Collection entries
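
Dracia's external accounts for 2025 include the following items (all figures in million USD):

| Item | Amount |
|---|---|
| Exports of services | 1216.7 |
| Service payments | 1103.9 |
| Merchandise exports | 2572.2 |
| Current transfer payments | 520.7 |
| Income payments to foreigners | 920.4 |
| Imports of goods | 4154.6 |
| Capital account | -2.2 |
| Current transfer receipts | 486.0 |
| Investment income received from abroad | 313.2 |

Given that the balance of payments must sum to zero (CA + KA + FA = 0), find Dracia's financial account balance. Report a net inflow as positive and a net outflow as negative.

2113.7

Goods balance = 2572.2 - 4154.6 = -1582.4
Services balance = 1216.7 - 1103.9 = 112.8
Trade balance (goods + services) = -1582.4 + 112.8 = -1469.6
Net primary income = 313.2 - 920.4 = -607.2
Net secondary income = 486.0 - 520.7 = -34.7
Current account = -1469.6 + (-607.2) + (-34.7) = -2111.5
Financial account = -(-2111.5 + (-2.2)) = 2113.7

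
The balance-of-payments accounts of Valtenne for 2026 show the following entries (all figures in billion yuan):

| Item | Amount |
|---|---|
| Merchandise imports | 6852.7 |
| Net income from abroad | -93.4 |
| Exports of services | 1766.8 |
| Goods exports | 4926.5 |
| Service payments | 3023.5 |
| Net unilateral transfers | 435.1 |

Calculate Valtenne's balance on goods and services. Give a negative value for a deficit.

-3182.9

Goods balance = 4926.5 - 6852.7 = -1926.2
Services balance = 1766.8 - 3023.5 = -1256.7
Trade balance (goods + services) = -1926.2 + (-1256.7) = -3182.9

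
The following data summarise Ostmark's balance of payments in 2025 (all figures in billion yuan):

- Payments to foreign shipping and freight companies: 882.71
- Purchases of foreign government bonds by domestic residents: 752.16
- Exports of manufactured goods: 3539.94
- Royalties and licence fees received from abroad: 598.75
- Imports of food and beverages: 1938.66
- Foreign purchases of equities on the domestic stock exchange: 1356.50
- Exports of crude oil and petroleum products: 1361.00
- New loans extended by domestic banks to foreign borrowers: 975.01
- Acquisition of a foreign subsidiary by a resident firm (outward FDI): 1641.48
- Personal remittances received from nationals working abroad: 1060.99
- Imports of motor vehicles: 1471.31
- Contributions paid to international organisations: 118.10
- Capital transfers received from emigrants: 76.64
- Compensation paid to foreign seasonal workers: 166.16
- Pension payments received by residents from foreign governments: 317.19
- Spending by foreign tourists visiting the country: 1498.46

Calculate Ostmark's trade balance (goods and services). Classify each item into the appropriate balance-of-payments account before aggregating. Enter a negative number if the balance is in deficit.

2705.47

Goods: -1938.66 - 1471.31 + 1361.00 + 3539.94 = 1490.97
Services: 598.75 + 1498.46 - 882.71 = 1214.50
Trade balance = 1490.97 + 1214.50 = 2705.47
(Excluded from the trade balance — financial account: purchases of foreign government bonds by domestic residents 752.16, foreign purchases of equities on the domestic stock exchange 1356.50, new loans extended by domestic banks to foreign borrowers 975.01, acquisition of a foreign subsidiary by a resident firm (outward FDI) 1641.48; secondary income: personal remittances received from nationals working abroad 1060.99, contributions paid to international organisations 118.10, pension payments received by residents from foreign governments 317.19; capital account: capital transfers received from emigrants 76.64; primary income: compensation paid to foreign seasonal workers 166.16.)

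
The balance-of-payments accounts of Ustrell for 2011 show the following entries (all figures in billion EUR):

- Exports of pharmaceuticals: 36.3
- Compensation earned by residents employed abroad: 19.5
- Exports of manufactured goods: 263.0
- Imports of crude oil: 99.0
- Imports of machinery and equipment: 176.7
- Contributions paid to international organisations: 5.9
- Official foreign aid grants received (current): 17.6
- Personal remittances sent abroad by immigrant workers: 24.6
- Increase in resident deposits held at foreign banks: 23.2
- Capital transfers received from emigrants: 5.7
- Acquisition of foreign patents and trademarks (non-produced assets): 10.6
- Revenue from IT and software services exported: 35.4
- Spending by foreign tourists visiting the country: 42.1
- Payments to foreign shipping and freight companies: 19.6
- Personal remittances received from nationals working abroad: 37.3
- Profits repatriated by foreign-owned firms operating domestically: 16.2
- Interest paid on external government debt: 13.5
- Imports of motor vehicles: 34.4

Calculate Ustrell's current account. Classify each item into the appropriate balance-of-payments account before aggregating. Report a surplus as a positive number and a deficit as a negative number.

61.3

Goods: 263.0 + 36.3 - 99.0 - 34.4 - 176.7 = -10.8
Services: 42.1 + 35.4 - 19.6 = 57.9
Primary income: -16.2 + 19.5 - 13.5 = -10.2
Secondary income: 17.6 - 24.6 - 5.9 + 37.3 = 24.4
Current account = (-10.8) + 57.9 + (-10.2) + 24.4 = 61.3
(Excluded from the current account — financial account: increase in resident deposits held at foreign banks 23.2; capital account: capital transfers received from emigrants 5.7, acquisition of foreign patents and trademarks (non-produced assets) 10.6.)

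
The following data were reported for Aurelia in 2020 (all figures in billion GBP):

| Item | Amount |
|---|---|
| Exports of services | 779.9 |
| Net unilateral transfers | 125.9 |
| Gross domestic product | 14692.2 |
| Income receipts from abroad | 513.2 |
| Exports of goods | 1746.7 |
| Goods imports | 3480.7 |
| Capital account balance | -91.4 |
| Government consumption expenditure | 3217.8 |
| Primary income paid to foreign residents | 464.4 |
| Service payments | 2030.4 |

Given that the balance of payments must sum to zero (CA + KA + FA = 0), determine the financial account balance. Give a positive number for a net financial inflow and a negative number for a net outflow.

Goods balance = 1746.7 - 3480.7 = -1734.0
Services balance = 779.9 - 2030.4 = -1250.5
Trade balance (goods + services) = -1734.0 + (-1250.5) = -2984.5
Net primary income = 513.2 - 464.4 = 48.8
Net secondary income = 125.9
Current account = -2984.5 + 48.8 + 125.9 = -2809.8
Financial account = -(-2809.8 + (-91.4)) = 2901.2

2901.2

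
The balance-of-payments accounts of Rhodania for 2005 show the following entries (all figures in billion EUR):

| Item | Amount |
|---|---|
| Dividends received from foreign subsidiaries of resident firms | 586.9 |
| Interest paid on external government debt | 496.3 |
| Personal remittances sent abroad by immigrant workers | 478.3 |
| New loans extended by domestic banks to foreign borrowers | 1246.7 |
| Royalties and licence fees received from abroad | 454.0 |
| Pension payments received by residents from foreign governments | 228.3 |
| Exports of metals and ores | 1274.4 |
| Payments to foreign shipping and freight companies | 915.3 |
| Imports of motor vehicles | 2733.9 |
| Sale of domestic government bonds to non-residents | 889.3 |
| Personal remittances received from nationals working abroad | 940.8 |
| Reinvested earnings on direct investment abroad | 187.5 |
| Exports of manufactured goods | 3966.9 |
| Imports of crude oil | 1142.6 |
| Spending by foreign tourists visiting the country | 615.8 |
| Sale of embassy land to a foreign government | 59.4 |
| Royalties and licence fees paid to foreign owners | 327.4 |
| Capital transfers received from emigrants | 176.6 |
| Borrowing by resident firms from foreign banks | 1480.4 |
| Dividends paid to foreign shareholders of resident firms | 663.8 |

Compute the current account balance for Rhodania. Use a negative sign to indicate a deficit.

Goods: -1142.6 + 1274.4 - 2733.9 + 3966.9 = 1364.8
Services: 454.0 - 915.3 + 615.8 - 327.4 = -172.9
Primary income: 187.5 - 663.8 - 496.3 + 586.9 = -385.7
Secondary income: -478.3 + 228.3 + 940.8 = 690.8
Current account = 1364.8 + (-172.9) + (-385.7) + 690.8 = 1497.0
(Excluded from the current account — financial account: new loans extended by domestic banks to foreign borrowers 1246.7, sale of domestic government bonds to non-residents 889.3, borrowing by resident firms from foreign banks 1480.4; capital account: sale of embassy land to a foreign government 59.4, capital transfers received from emigrants 176.6.)

1497.0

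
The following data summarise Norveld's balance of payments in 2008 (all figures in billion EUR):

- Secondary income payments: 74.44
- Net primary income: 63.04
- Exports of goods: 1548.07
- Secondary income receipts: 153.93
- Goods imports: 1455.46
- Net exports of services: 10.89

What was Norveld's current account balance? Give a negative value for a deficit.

246.03

Goods balance = 1548.07 - 1455.46 = 92.61
Services balance = 10.89
Trade balance (goods + services) = 92.61 + 10.89 = 103.50
Net primary income = 63.04
Net secondary income = 153.93 - 74.44 = 79.49
Current account = 103.50 + 63.04 + 79.49 = 246.03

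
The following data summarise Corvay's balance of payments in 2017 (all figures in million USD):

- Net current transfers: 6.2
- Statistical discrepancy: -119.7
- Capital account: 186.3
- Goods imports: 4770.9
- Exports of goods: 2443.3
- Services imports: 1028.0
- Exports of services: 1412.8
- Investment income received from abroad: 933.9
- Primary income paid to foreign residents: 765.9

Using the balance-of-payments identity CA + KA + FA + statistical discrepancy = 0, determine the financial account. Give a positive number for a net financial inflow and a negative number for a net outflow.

Goods balance = 2443.3 - 4770.9 = -2327.6
Services balance = 1412.8 - 1028.0 = 384.8
Trade balance (goods + services) = -2327.6 + 384.8 = -1942.8
Net primary income = 933.9 - 765.9 = 168.0
Net secondary income = 6.2
Current account = -1942.8 + 168.0 + 6.2 = -1768.6
Financial account = -(-1768.6 + 186.3 + (-119.7)) = 1702.0

1702.0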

> **Task item**: Within the entries above, find every line where the string "accounts" occurs, and copy it.

> **Expected answer**:
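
Dracia's external accounts for 2025 include the following items (all figures in million USD):
The balance-of-payments accounts of Valtenne for 2026 show the following entries (all figures in billion yuan):
The balance-of-payments accounts of Ustrell for 2011 show the following entries (all figures in billion EUR):
The balance-of-payments accounts of Rhodania for 2005 show the following entries (all figures in billion EUR):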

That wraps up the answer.